● EXERCISE DETAILS: The required result is a copy of each line below in which "fuzzy" appears.

● DATA SECTION:
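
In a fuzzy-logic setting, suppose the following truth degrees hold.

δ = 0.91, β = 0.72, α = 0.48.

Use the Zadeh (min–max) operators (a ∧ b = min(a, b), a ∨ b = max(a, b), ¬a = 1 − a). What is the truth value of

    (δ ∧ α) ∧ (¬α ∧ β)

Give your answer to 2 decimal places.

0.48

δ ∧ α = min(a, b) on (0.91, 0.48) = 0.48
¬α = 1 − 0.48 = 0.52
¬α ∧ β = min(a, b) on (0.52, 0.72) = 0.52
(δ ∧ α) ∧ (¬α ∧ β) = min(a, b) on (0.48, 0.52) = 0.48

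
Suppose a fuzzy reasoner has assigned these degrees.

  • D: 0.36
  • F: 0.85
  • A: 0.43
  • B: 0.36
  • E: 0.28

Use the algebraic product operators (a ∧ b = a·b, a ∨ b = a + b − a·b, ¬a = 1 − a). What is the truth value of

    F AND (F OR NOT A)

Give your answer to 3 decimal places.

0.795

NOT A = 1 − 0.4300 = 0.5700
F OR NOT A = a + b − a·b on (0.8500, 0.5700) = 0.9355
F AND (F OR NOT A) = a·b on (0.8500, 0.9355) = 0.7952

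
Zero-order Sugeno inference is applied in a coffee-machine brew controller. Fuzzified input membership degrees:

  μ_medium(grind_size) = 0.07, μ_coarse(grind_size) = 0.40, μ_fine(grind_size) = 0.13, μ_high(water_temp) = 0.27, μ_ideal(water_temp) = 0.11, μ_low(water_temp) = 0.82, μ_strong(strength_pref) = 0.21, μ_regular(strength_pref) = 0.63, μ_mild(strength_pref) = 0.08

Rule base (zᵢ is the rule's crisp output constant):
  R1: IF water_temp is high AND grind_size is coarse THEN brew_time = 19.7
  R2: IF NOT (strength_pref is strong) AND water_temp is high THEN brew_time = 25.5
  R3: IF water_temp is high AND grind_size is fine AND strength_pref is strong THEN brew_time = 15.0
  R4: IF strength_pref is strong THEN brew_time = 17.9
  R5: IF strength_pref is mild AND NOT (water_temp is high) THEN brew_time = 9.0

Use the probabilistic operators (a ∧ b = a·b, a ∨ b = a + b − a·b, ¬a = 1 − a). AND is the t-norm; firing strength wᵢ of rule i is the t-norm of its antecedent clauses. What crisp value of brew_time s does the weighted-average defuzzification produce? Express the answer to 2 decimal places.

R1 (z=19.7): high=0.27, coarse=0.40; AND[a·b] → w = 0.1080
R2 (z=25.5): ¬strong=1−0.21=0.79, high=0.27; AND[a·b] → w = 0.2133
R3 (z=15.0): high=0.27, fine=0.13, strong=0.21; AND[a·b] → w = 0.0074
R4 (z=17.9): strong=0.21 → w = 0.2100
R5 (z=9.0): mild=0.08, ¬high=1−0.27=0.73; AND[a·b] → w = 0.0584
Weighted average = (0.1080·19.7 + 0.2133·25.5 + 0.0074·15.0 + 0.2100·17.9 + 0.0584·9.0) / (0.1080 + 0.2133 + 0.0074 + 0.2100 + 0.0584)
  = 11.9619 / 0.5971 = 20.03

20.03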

● ANSWER FOR THIS EXERCISE:
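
In a fuzzy-logic setting, suppose the following truth degrees hold.
Suppose a fuzzy reasoner has assigned these degrees.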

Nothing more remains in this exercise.